Work instruction - Having found the line that holds "An fx forward book has", give that line and all lines after it again, word for word, through the end of the data below.

==============================

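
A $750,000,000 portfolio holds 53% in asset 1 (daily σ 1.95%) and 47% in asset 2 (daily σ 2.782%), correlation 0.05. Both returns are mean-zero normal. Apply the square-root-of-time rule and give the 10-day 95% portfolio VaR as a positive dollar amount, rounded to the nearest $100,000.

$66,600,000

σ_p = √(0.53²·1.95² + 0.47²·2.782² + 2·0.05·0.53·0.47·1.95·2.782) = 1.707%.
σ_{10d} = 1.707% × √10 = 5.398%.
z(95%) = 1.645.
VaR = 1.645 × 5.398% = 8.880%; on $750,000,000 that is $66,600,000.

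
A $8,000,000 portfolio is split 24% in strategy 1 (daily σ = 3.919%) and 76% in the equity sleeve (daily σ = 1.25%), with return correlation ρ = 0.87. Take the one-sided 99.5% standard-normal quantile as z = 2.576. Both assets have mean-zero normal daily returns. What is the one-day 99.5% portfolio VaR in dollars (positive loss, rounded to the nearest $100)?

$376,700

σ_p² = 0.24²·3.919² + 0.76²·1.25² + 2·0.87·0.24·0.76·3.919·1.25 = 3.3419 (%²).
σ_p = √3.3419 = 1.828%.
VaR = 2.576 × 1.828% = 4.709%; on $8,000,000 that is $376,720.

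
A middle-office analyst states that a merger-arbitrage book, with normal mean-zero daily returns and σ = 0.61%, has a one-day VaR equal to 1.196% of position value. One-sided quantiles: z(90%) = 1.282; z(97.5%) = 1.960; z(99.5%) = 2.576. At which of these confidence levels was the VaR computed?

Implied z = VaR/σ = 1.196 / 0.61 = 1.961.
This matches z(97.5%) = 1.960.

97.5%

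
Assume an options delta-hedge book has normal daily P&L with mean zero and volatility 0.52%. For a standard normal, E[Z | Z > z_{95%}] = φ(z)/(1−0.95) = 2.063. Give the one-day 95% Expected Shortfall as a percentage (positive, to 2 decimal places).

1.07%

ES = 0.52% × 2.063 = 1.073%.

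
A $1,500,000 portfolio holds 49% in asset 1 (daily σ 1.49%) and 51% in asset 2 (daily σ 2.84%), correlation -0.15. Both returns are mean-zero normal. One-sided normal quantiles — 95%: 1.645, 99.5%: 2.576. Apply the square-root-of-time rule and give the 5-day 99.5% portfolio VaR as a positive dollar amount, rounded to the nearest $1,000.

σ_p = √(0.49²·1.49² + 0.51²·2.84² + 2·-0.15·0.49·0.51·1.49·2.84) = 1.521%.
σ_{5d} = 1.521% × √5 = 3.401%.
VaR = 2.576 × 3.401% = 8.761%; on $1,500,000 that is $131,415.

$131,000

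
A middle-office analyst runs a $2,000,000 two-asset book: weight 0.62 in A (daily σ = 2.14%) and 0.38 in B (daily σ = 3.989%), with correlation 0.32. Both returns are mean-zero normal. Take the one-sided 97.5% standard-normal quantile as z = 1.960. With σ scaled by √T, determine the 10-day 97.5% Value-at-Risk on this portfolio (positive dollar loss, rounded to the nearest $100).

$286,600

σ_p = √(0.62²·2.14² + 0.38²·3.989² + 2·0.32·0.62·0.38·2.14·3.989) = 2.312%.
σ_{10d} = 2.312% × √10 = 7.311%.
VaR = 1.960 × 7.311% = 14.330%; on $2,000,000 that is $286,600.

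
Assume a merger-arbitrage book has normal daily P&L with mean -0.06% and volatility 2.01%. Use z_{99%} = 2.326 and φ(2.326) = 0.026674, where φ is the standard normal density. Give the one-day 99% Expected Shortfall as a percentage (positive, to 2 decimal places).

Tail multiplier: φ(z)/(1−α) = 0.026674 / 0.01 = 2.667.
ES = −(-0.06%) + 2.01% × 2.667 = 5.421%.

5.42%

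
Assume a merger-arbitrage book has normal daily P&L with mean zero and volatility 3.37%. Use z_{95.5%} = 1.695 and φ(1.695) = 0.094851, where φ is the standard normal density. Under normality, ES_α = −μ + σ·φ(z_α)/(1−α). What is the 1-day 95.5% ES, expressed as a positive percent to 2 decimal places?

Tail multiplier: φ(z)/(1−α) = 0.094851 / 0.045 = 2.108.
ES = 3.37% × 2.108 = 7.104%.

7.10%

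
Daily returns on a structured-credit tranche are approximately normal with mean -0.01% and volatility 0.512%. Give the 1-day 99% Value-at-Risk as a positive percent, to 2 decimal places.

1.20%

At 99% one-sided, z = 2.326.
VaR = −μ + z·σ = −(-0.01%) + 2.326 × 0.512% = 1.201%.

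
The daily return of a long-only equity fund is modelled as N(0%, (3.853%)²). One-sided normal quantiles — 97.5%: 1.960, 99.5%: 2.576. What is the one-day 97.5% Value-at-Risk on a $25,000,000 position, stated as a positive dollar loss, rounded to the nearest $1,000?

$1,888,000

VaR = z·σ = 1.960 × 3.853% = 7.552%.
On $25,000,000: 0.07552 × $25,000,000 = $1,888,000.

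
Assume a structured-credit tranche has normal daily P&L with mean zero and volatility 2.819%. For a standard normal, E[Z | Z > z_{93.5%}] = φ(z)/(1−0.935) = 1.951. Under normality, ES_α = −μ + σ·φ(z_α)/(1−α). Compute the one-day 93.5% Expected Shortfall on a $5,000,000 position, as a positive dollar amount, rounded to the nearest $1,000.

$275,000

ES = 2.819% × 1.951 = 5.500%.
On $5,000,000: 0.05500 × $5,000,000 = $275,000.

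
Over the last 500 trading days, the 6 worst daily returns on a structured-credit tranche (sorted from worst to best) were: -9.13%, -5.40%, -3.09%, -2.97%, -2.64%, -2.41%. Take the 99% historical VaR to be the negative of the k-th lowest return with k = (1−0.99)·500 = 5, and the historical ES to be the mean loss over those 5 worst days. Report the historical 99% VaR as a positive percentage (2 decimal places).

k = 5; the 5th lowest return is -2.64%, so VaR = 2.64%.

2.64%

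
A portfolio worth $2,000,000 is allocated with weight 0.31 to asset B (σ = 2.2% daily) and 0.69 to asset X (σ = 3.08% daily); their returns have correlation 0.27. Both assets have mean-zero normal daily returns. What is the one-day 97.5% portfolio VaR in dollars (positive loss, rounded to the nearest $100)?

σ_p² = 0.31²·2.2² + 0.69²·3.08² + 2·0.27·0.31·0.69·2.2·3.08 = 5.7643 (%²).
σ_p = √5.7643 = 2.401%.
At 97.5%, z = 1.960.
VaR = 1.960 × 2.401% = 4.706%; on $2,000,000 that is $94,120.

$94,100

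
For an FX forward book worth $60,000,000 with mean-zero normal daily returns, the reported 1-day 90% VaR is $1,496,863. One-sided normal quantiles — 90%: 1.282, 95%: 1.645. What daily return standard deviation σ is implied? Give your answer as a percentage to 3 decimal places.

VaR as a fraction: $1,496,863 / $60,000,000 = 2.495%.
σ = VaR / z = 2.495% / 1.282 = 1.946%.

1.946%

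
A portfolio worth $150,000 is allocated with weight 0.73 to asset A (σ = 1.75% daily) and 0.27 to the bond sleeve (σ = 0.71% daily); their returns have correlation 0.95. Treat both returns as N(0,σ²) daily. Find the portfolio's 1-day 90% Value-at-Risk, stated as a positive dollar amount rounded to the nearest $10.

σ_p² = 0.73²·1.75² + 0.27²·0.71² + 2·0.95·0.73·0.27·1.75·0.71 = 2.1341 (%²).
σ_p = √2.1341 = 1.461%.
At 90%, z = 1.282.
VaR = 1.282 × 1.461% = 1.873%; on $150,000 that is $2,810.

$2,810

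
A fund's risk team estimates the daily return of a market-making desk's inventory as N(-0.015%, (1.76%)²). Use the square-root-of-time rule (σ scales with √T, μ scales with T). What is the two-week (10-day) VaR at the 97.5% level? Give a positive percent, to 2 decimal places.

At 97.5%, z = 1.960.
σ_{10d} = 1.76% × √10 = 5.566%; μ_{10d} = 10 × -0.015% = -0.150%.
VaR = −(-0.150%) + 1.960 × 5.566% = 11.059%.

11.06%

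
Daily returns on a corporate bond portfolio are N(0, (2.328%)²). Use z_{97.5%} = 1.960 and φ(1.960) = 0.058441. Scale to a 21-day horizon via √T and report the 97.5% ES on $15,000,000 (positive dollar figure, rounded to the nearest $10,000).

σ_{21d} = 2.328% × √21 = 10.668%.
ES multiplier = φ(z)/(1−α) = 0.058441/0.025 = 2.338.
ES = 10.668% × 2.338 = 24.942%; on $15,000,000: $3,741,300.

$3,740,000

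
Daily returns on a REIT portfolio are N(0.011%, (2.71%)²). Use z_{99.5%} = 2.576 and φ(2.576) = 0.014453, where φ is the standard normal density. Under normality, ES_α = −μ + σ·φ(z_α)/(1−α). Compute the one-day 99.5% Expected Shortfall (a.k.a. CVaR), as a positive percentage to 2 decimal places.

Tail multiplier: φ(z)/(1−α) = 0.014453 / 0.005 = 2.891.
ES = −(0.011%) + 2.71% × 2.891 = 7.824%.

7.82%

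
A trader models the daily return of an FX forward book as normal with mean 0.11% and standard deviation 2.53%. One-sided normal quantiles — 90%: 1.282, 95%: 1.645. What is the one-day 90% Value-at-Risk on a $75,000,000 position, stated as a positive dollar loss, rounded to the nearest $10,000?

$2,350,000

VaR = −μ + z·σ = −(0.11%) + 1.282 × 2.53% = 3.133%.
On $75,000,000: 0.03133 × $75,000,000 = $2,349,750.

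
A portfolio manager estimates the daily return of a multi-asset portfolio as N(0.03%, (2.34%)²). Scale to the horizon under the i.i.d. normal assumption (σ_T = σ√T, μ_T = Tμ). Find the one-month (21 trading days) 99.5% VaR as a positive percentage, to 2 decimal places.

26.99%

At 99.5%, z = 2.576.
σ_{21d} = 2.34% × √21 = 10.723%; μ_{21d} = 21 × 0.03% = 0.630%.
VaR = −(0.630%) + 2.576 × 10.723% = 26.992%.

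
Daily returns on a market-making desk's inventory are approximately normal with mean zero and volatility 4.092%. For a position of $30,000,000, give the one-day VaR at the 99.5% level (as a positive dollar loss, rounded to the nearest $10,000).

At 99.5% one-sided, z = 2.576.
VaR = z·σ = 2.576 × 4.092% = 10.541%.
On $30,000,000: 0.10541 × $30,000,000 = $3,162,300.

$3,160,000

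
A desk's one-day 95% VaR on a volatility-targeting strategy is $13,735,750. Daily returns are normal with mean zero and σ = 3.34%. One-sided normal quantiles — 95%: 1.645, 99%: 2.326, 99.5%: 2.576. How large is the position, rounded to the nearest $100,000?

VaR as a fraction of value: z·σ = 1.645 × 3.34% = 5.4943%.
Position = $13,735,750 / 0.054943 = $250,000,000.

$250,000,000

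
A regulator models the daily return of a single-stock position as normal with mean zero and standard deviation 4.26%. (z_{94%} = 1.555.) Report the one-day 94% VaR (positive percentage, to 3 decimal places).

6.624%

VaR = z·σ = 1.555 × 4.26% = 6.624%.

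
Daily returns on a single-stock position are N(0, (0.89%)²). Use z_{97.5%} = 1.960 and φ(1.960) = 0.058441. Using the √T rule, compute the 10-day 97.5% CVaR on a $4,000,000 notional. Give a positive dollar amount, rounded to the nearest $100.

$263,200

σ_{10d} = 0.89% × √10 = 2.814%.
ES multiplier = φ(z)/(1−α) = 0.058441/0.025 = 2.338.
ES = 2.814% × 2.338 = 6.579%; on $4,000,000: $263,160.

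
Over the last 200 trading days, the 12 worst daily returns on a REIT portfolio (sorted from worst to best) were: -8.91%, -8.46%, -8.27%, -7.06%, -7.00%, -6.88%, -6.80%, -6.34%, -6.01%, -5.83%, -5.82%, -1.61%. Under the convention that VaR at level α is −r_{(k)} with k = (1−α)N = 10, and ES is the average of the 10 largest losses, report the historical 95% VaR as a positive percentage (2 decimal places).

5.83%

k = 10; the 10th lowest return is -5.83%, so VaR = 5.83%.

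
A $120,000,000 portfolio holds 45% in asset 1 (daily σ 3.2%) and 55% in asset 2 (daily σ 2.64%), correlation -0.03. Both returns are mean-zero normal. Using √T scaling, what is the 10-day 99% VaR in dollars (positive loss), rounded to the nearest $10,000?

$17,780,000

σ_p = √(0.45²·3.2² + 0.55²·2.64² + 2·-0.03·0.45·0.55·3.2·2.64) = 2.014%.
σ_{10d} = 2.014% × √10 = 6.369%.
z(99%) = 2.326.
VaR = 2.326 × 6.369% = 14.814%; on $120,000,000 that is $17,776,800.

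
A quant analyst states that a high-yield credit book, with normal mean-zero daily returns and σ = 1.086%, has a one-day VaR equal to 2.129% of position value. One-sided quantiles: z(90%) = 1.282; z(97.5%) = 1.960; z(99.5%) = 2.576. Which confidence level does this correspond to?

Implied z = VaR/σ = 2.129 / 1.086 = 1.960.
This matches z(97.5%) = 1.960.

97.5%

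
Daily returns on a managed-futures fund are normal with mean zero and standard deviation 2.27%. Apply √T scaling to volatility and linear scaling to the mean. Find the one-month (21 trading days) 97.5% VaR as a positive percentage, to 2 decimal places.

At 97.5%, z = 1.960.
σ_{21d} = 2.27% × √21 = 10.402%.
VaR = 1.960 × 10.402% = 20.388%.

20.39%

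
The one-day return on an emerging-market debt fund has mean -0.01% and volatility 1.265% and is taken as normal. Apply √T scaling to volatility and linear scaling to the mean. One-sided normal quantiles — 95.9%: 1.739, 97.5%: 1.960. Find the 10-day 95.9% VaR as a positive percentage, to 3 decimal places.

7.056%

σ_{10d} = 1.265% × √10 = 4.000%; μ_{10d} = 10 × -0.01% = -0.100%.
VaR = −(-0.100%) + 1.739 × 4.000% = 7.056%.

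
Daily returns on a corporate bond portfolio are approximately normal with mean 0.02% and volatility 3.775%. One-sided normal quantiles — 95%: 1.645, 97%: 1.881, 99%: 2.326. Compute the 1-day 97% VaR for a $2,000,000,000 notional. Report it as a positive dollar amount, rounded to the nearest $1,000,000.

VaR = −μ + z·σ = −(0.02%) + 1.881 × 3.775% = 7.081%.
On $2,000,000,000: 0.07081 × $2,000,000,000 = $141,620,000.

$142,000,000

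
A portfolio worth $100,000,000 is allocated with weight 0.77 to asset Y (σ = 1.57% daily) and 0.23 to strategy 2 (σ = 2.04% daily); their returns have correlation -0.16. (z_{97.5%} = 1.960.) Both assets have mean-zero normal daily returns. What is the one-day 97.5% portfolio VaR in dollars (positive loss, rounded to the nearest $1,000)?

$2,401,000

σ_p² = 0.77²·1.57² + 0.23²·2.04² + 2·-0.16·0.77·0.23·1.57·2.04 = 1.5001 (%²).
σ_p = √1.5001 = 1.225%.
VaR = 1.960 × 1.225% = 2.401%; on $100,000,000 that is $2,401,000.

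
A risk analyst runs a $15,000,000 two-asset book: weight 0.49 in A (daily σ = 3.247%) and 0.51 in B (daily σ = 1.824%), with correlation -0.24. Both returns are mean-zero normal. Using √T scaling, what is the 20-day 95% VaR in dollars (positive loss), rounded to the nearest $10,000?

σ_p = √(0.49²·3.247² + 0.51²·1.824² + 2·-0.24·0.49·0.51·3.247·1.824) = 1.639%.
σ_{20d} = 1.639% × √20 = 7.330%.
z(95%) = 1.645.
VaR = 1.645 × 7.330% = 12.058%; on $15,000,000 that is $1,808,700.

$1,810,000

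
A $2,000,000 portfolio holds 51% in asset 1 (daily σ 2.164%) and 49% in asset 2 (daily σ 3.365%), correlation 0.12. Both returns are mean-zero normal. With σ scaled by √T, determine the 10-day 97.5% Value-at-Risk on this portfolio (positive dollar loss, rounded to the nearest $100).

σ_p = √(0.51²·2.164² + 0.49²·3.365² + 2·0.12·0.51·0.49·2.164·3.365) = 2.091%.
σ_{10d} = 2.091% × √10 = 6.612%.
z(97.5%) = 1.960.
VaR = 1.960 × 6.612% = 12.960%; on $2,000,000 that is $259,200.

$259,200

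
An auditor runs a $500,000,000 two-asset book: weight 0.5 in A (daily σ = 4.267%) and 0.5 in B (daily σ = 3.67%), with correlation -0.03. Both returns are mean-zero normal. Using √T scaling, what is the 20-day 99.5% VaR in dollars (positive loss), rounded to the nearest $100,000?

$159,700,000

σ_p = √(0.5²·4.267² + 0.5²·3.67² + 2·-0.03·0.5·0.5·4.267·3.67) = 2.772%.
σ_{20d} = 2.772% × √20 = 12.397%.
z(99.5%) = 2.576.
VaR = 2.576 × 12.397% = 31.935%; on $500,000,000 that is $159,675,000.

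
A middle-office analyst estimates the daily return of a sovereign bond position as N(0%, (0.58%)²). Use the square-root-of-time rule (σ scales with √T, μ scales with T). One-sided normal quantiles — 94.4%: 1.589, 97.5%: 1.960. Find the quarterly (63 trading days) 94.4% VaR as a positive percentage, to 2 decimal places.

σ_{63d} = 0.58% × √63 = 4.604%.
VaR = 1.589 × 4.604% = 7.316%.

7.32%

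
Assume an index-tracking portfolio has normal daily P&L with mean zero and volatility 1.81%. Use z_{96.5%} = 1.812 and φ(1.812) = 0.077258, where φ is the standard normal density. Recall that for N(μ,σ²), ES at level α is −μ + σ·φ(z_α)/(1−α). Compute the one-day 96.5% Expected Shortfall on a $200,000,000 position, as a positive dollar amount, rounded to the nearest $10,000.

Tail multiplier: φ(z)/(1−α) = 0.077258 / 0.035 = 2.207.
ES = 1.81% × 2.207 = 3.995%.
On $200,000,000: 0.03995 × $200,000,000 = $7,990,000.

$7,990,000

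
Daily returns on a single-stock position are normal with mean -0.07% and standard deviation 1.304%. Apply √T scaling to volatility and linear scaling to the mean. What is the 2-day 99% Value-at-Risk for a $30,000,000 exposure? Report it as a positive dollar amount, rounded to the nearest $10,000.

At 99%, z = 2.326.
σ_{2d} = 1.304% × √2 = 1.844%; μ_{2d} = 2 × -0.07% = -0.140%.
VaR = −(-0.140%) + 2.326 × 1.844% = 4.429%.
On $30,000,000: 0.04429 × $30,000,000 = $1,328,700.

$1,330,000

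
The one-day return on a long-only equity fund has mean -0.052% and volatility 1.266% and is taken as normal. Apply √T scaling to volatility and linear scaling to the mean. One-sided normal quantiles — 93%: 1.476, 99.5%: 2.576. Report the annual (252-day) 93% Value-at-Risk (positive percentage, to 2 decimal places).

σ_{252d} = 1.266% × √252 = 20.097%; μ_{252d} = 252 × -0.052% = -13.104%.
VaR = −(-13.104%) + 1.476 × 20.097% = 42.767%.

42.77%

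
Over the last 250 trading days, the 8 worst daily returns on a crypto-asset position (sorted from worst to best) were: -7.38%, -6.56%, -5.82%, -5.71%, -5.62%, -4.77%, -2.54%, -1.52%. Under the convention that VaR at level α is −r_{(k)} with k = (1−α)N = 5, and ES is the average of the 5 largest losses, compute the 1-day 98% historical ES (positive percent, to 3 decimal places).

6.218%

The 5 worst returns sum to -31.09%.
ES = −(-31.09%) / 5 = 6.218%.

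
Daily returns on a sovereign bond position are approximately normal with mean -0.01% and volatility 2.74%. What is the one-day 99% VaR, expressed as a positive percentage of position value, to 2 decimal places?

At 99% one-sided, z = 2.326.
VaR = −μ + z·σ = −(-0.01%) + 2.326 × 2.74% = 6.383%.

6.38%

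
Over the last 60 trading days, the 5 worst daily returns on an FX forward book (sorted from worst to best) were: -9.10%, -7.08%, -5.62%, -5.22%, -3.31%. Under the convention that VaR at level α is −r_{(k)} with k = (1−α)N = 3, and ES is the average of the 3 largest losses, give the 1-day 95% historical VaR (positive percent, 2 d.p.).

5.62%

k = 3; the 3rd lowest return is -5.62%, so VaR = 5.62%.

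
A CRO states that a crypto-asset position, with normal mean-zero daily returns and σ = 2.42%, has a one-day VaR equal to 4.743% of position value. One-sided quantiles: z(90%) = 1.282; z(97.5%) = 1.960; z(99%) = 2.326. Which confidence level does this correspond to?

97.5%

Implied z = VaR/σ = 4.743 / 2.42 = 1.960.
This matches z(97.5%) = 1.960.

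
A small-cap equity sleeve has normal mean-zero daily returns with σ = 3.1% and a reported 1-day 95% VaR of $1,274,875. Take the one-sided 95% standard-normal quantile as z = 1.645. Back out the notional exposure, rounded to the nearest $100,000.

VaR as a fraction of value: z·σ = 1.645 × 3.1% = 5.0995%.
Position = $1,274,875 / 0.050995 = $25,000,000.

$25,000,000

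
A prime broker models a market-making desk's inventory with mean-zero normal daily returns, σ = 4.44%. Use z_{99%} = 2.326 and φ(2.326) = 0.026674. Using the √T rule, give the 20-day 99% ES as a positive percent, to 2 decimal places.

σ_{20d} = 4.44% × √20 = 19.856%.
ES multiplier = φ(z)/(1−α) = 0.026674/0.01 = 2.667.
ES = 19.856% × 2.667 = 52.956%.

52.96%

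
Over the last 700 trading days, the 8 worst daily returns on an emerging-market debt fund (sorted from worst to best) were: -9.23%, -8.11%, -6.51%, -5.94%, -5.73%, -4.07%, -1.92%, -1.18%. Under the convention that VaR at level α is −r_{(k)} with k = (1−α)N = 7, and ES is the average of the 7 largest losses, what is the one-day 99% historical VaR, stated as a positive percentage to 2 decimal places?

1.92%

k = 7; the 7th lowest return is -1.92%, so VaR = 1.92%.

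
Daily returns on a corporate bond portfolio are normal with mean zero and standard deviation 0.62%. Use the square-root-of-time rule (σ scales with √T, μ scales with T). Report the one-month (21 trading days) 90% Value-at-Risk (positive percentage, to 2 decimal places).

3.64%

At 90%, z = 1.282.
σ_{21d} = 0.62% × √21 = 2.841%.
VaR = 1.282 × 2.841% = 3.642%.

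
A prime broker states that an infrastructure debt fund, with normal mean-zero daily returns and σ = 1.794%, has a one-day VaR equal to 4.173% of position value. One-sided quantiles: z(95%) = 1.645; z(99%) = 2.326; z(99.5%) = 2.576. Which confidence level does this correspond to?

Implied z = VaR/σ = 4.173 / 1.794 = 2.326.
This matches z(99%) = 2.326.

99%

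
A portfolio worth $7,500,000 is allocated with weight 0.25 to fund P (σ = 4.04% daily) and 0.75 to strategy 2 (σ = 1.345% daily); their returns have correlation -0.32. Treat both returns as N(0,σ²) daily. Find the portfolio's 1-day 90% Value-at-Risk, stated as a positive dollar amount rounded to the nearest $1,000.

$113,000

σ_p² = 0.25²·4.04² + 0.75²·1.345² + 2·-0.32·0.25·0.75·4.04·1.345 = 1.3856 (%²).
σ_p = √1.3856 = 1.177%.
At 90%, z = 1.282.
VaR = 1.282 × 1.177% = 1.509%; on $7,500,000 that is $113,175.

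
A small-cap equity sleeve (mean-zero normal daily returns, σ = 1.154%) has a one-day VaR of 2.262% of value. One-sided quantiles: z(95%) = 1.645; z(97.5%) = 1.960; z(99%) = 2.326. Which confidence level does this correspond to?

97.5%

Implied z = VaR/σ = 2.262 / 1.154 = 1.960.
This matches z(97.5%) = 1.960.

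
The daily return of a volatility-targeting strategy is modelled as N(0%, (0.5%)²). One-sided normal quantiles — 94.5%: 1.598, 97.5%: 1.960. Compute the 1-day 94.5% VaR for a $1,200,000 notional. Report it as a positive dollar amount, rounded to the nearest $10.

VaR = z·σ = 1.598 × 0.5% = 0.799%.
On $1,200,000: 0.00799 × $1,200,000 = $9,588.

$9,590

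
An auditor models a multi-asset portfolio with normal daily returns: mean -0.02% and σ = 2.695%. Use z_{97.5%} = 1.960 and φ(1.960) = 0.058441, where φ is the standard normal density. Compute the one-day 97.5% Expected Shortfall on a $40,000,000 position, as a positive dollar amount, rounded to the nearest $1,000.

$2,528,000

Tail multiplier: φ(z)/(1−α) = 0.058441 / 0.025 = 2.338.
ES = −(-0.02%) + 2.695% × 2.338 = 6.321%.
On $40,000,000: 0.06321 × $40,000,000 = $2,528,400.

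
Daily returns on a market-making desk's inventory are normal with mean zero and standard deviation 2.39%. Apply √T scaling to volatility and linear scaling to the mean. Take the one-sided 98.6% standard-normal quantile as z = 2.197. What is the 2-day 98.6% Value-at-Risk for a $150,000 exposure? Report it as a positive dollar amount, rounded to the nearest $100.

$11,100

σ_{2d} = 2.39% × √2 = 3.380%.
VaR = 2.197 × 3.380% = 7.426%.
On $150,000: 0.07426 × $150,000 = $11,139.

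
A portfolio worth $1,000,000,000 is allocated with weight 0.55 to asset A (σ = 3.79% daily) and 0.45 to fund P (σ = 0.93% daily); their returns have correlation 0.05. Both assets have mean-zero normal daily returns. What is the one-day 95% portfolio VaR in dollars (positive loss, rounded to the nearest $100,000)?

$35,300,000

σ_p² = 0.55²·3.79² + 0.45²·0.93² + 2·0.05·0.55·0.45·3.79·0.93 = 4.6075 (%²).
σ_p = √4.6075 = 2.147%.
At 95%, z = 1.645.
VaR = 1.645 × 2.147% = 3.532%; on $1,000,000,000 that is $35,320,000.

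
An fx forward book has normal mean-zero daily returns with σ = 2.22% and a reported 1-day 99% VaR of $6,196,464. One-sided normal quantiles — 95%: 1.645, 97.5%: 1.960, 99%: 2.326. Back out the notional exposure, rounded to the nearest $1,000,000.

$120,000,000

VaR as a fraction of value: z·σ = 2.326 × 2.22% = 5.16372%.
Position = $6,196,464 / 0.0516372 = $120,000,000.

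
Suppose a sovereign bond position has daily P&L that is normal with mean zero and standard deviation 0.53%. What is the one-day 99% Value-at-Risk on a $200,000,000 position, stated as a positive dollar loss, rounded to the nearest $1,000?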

==============================

Output below -
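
An fx forward book has normal mean-zero daily returns with σ = 2.22% and a reported 1-day 99% VaR of $6,196,464. One-sided normal quantiles — 95%: 1.645, 97.5%: 1.960, 99%: 2.326. Back out the notional exposure, rounded to the nearest $1,000,000.

$120,000,000

VaR as a fraction of value: z·σ = 2.326 × 2.22% = 5.16372%.
Position = $6,196,464 / 0.0516372 = $120,000,000.

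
Suppose a sovereign bond position has daily P&L that is normal with mean zero and standard deviation 0.53%. What is the one-day 99% Value-at-Risk on a $200,000,000 position, stated as a positive dollar loss, rounded to the nearest $1,000?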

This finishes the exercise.